Task requirements. Below are the records. Retype exactly the lines between the lines holding "Each spin lands" and "For each email, the", inclusive.

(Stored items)
= Beginning of Section =
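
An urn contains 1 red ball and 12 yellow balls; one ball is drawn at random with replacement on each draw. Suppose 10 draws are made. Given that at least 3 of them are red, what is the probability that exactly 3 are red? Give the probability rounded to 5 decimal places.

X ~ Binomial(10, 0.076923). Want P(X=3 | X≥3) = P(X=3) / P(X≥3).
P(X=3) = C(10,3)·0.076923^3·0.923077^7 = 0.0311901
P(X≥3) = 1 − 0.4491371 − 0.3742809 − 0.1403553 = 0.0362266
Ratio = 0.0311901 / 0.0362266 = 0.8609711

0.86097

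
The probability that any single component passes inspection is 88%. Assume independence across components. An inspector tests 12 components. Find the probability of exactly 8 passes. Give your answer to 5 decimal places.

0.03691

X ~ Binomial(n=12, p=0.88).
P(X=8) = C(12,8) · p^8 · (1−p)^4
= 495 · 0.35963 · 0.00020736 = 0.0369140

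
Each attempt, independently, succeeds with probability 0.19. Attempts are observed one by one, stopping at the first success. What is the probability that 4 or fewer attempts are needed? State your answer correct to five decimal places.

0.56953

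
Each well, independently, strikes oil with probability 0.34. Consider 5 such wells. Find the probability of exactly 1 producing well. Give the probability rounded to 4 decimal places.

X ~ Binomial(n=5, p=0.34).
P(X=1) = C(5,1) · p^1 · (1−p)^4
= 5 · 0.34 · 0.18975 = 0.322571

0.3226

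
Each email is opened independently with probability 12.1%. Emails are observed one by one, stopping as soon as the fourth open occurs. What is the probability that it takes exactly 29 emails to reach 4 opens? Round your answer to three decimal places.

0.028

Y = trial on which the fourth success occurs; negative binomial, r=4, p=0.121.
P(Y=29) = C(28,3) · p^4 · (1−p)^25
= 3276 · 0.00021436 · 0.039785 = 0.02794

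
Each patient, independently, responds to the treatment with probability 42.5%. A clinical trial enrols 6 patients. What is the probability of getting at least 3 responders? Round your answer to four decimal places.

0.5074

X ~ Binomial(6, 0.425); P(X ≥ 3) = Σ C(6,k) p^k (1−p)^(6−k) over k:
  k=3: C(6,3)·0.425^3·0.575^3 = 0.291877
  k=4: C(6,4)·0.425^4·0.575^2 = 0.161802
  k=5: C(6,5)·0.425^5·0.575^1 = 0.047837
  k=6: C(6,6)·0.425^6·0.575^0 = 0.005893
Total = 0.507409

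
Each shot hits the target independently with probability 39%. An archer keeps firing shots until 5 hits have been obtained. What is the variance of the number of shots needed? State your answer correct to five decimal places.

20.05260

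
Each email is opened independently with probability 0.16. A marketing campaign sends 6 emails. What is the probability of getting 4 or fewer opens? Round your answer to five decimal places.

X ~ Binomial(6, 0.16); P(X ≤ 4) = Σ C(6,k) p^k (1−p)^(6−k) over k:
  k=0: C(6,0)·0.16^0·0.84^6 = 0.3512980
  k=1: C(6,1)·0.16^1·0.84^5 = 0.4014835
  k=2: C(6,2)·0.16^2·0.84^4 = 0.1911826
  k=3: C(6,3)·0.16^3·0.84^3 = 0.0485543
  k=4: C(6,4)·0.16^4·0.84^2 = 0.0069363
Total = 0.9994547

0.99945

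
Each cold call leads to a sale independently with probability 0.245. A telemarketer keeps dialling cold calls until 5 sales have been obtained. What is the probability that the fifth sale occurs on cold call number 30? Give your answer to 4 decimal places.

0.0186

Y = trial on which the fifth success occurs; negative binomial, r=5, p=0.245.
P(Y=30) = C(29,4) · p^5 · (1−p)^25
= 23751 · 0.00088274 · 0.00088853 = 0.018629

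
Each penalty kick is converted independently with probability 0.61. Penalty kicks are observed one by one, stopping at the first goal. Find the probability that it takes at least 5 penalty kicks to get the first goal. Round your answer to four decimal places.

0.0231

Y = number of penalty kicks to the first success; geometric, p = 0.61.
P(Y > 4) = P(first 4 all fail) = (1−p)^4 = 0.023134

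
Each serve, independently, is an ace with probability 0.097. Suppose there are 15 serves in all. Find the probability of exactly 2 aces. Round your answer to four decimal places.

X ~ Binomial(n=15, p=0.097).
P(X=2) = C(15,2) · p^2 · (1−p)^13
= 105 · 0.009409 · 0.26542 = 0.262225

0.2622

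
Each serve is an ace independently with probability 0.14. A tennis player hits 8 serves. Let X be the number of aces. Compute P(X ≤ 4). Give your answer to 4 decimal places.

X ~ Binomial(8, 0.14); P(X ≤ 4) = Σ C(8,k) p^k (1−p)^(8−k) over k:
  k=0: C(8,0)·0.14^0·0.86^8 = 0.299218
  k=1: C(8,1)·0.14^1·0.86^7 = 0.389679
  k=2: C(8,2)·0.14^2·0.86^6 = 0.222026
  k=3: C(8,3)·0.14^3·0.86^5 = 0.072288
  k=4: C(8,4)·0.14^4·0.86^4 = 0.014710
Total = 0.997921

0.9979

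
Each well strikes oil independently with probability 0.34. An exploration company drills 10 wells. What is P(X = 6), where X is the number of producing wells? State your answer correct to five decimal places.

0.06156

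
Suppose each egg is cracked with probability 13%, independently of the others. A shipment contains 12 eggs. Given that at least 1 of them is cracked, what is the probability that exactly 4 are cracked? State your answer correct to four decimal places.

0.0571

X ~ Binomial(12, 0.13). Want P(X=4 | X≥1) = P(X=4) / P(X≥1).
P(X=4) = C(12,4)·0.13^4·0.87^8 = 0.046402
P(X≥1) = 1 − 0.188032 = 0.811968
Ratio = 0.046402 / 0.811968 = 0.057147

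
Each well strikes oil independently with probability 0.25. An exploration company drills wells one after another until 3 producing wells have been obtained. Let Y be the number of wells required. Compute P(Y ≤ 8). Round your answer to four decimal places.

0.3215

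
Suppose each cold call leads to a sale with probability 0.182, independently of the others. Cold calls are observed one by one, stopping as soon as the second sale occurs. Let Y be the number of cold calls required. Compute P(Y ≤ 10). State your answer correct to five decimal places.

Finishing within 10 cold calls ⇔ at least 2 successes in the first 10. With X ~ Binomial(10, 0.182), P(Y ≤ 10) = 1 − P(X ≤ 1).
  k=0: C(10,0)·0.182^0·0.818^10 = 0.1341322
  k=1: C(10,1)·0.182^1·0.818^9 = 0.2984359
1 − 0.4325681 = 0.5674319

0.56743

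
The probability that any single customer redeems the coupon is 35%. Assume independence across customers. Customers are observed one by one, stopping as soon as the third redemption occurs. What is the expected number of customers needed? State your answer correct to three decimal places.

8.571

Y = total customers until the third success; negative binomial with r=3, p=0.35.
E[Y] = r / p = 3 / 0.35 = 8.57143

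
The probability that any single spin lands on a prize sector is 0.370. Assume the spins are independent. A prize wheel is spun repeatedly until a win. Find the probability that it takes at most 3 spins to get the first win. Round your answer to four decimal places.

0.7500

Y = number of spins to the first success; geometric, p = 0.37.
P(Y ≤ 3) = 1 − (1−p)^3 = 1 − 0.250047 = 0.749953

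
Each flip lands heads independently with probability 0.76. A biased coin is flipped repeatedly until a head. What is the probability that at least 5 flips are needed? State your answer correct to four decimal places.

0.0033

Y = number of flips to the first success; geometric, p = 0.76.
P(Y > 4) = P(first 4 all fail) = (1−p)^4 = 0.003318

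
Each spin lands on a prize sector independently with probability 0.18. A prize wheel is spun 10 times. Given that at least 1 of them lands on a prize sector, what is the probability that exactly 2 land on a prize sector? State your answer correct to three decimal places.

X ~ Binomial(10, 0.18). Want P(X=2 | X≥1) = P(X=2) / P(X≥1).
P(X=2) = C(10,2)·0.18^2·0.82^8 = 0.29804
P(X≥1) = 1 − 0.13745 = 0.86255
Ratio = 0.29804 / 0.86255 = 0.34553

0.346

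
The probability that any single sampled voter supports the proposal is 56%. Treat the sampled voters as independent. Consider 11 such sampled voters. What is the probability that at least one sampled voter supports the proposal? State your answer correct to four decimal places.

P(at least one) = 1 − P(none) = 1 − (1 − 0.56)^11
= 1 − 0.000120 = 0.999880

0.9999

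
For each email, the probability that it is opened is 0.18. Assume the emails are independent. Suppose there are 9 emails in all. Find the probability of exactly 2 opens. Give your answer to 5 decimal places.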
= End of Section =
= Beginning of Section =
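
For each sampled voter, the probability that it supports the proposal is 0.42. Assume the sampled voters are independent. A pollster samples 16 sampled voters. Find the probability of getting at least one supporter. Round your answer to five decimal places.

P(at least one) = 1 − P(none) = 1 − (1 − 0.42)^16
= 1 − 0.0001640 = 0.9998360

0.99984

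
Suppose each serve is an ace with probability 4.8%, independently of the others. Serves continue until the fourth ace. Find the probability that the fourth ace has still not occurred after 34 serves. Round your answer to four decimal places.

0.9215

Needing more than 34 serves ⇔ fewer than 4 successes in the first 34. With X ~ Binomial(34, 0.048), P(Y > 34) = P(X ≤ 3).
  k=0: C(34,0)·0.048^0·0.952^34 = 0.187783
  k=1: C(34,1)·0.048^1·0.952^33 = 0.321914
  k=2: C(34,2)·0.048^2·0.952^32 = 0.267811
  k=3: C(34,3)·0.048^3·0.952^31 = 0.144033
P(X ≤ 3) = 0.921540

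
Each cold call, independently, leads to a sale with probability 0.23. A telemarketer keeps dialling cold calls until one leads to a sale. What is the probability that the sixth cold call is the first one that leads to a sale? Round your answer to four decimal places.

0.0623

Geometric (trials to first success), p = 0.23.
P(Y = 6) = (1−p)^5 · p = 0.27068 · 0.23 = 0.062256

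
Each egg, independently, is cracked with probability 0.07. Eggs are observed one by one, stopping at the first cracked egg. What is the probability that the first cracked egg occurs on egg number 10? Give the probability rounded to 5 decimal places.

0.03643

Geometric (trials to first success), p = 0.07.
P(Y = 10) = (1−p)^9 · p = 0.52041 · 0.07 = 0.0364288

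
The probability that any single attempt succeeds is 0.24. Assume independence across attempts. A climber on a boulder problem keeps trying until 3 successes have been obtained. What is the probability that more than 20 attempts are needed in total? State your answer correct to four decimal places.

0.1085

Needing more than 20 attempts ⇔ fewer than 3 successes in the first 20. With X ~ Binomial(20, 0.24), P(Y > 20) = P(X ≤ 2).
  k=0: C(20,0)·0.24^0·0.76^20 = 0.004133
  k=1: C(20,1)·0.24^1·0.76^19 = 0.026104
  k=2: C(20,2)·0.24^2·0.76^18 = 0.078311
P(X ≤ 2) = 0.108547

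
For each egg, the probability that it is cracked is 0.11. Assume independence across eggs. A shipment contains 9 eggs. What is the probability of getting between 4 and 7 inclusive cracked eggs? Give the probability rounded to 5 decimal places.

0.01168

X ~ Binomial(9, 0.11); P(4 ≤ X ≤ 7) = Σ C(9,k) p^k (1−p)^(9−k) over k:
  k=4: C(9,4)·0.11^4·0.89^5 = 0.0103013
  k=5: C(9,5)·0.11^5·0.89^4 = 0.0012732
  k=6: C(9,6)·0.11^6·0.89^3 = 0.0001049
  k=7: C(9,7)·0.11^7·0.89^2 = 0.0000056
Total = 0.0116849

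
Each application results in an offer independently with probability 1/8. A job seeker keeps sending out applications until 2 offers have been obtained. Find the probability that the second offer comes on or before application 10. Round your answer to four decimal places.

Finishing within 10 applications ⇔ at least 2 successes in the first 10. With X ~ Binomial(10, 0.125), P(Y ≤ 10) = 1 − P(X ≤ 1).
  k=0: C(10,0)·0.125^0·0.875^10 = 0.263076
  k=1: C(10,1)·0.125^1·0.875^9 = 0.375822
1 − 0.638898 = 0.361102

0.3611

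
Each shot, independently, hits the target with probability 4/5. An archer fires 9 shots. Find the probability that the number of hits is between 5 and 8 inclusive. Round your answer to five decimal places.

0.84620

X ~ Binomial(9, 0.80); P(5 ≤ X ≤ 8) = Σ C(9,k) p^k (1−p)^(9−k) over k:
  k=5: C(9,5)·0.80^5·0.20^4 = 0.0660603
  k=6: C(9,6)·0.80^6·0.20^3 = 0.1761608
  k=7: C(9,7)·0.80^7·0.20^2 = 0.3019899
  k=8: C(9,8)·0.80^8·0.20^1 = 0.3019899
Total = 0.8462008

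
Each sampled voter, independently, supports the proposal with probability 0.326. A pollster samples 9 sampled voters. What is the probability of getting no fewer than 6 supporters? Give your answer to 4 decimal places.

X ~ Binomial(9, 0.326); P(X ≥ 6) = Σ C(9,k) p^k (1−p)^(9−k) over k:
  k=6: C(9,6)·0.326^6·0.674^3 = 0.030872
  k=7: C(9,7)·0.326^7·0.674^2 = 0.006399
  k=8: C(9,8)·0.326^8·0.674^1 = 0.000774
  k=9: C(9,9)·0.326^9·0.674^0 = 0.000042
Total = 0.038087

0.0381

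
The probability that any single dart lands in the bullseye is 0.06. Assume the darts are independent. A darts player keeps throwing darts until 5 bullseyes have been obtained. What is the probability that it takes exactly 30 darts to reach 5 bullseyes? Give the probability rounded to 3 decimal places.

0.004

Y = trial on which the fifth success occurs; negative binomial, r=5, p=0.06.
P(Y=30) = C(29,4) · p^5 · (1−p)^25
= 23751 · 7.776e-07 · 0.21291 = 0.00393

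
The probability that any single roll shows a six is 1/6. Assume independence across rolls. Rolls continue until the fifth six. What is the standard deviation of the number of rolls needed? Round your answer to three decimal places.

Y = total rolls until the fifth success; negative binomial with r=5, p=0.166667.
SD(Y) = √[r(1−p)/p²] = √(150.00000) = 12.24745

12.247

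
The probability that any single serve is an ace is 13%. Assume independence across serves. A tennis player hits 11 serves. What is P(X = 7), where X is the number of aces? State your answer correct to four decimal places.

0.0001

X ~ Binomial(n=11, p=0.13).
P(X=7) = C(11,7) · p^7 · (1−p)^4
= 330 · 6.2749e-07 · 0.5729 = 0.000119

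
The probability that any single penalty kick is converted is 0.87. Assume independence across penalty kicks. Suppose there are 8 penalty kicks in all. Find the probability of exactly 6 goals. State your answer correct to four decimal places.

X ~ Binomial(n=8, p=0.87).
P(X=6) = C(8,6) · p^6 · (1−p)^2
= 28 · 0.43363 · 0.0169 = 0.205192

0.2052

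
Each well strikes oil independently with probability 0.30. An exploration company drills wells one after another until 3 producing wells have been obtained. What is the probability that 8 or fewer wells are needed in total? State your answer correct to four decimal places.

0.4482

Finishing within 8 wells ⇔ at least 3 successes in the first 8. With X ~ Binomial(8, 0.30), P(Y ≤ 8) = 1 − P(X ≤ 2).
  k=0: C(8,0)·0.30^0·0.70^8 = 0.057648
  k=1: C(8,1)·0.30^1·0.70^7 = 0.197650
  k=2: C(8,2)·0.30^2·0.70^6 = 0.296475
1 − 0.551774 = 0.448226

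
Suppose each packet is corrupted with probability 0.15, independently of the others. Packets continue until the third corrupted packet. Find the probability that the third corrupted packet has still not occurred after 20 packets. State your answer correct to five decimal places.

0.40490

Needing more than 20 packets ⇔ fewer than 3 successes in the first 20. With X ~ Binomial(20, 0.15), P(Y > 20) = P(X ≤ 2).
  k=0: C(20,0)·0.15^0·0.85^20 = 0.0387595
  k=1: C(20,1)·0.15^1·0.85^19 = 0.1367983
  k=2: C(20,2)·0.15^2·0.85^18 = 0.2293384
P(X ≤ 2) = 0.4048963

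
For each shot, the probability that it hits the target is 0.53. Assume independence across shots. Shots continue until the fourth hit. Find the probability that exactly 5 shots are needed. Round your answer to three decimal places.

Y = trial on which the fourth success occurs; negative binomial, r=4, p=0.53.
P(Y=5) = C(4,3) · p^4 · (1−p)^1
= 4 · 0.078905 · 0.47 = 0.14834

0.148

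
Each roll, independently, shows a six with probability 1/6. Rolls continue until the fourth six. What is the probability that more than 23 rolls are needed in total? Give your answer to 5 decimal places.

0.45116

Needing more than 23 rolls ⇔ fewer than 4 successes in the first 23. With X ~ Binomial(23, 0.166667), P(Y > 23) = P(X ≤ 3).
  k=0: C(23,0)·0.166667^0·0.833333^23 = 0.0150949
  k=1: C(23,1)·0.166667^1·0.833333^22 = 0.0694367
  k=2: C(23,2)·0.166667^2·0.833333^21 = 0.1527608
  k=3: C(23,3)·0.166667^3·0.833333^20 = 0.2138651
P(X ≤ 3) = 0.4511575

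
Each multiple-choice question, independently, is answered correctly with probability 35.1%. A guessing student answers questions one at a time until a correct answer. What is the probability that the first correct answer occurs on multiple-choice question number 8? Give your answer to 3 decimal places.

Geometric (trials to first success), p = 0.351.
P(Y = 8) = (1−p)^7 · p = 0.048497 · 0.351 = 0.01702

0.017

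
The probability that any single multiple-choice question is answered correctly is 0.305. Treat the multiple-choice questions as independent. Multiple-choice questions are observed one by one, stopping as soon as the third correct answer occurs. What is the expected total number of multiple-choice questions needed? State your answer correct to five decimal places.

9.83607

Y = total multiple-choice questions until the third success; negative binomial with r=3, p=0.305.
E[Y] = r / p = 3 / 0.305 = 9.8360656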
= End of Section =
= Beginning of Section =
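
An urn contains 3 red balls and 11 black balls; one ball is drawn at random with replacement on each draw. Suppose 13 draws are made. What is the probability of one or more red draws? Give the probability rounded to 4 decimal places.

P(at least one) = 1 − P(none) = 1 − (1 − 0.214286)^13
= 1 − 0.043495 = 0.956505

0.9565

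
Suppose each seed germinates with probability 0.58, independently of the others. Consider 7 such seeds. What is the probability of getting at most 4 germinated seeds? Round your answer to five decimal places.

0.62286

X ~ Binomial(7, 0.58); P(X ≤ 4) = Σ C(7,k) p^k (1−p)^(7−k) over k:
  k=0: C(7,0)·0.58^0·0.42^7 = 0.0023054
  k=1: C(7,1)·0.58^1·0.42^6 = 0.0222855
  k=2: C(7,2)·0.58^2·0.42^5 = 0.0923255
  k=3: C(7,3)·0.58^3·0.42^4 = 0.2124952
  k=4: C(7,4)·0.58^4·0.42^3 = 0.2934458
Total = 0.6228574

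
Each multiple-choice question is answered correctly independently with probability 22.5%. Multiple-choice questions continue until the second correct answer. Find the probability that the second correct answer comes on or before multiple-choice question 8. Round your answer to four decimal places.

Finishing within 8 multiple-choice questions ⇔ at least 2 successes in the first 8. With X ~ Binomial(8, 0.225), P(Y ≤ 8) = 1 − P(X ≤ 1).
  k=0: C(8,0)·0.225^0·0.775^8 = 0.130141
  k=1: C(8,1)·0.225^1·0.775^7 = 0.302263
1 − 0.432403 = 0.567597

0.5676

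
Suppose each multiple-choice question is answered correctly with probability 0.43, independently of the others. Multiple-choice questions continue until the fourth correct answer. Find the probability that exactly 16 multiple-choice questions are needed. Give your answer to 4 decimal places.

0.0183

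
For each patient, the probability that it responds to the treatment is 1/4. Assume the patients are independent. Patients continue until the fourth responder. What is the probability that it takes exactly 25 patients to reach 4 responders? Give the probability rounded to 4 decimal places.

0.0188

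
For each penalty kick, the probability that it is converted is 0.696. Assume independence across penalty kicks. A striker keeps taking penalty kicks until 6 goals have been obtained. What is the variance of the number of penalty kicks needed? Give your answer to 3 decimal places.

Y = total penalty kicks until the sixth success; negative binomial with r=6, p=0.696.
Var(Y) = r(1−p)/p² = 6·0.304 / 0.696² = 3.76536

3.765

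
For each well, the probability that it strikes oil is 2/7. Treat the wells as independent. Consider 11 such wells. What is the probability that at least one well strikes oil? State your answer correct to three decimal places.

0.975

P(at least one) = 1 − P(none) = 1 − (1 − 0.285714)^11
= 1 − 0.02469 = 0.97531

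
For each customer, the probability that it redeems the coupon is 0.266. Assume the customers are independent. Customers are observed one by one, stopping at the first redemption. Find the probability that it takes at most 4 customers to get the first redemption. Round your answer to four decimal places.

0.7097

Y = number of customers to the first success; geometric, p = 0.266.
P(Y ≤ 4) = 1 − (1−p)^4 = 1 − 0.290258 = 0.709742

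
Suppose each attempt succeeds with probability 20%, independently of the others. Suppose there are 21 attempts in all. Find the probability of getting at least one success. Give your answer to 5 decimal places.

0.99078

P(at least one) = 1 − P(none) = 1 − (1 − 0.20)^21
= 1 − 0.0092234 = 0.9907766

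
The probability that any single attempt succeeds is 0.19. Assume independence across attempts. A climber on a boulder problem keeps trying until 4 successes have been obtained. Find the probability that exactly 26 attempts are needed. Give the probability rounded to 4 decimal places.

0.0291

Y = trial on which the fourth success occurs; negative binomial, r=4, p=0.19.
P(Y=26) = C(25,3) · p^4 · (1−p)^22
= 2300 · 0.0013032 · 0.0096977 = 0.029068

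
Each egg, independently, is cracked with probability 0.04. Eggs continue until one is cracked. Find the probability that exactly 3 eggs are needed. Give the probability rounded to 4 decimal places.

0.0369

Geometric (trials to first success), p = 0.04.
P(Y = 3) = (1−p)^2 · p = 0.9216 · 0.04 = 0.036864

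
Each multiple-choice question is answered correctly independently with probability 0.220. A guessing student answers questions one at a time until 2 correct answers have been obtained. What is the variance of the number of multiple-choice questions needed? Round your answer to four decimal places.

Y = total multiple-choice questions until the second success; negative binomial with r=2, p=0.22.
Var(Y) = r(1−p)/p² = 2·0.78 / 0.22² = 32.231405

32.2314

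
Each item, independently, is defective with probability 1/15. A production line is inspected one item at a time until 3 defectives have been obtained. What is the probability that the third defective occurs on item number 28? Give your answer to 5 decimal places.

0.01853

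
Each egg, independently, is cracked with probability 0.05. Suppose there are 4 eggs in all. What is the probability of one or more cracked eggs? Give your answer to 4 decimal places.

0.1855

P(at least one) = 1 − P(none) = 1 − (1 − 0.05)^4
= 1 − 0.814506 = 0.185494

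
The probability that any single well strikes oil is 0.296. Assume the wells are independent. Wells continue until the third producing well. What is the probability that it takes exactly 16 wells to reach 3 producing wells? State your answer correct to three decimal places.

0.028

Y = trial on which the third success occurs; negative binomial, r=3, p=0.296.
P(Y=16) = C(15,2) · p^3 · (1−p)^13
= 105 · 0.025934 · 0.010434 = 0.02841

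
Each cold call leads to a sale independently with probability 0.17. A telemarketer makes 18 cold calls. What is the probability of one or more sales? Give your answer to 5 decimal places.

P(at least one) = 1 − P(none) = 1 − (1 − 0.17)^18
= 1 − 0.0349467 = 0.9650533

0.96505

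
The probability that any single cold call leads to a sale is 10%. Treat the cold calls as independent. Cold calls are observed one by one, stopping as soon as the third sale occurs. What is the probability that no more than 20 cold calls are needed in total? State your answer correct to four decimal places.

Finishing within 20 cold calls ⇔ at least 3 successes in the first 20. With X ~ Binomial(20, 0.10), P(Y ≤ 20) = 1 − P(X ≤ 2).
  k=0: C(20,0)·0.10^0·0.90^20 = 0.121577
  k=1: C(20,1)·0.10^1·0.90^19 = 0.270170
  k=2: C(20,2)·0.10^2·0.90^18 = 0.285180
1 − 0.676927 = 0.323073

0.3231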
= End of Section =
Answer to the problem.
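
Each spin lands on a prize sector independently with probability 0.18. A prize wheel is spun 10 times. Given that at least 1 of them lands on a prize sector, what is the probability that exactly 2 land on a prize sector? State your answer correct to three decimal places.

X ~ Binomial(10, 0.18). Want P(X=2 | X≥1) = P(X=2) / P(X≥1).
P(X=2) = C(10,2)·0.18^2·0.82^8 = 0.29804
P(X≥1) = 1 − 0.13745 = 0.86255
Ratio = 0.29804 / 0.86255 = 0.34553

0.346

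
The probability that any single sampled voter supports the proposal is 56%. Treat the sampled voters as independent. Consider 11 such sampled voters. What is the probability that at least one sampled voter supports the proposal? State your answer correct to four decimal places.

P(at least one) = 1 − P(none) = 1 − (1 − 0.56)^11
= 1 − 0.000120 = 0.999880

0.9999

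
For each email, the probability that it is opened is 0.18. Assume the emails are independent. Suppose there are 9 emails in all. Find the probability of exactly 2 opens. Give your answer to 5 decimal places.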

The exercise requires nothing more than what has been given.